Since the data must remain as supplied, reproduce it word for word.

########################################

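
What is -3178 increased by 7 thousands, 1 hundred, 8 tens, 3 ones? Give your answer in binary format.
Convert 7 thousands, 1 hundred, 8 tens, 3 ones (place-value notation) → 7×1000 + 1×100 + 8×10 + 3 = 7183 (decimal)
Compute -3178 + 7183 = 4005
Convert 4005 (decimal) → 4005 = 2048 + 1024 + 512 + 256 + 128 + 32 + 4 + 1 → 0b111110100101 (binary)
0b111110100101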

########################################

WRITTEN RESPONSE:
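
What is -3178 increased by 7 thousands, 1 hundred, 8 tens, 3 ones? Give your answer in binary format.
Convert 7 thousands, 1 hundred, 8 tens, 3 ones (place-value notation) → 7×1000 + 1×100 + 8×10 + 3 = 7183 (decimal)
Compute -3178 + 7183 = 4005
Convert 4005 (decimal) → 4005 = 2048 + 1024 + 512 + 256 + 128 + 32 + 4 + 1 → 0b111110100101 (binary)
0b111110100101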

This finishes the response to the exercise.